EXERCISE REQUIREMENTS
Type out all the records once more, exactly.

------ INFORMATION SHOWN ------

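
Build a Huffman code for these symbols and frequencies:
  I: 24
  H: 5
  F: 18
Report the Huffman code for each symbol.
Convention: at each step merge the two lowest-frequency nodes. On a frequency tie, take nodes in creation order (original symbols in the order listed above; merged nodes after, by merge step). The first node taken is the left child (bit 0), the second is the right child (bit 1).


Huffman tree construction:
Step 1: Merge H(5) + F(18) = 23
Step 2: Merge (H+F)(23) + I(24) = 47
Read each symbol's code off the tree from the root (left child = 0, right child = 1).

Codes:
  I: 1 (length 1)
  H: 00 (length 2)
  F: 01 (length 2)
Average code length: 70/47 = 1.4894 bits/symbol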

------

WRITTEN ANSWER
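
Build a Huffman code for these symbols and frequencies:
  I: 24
  H: 5
  F: 18
Report the Huffman code for each symbol.
Convention: at each step merge the two lowest-frequency nodes. On a frequency tie, take nodes in creation order (original symbols in the order listed above; merged nodes after, by merge step). The first node taken is the left child (bit 0), the second is the right child (bit 1).


Huffman tree construction:
Step 1: Merge H(5) + F(18) = 23
Step 2: Merge (H+F)(23) + I(24) = 47
Read each symbol's code off the tree from the root (left child = 0, right child = 1).

Codes:
  I: 1 (length 1)
  H: 00 (length 2)
  F: 01 (length 2)
Average code length: 70/47 = 1.4894 bits/symbol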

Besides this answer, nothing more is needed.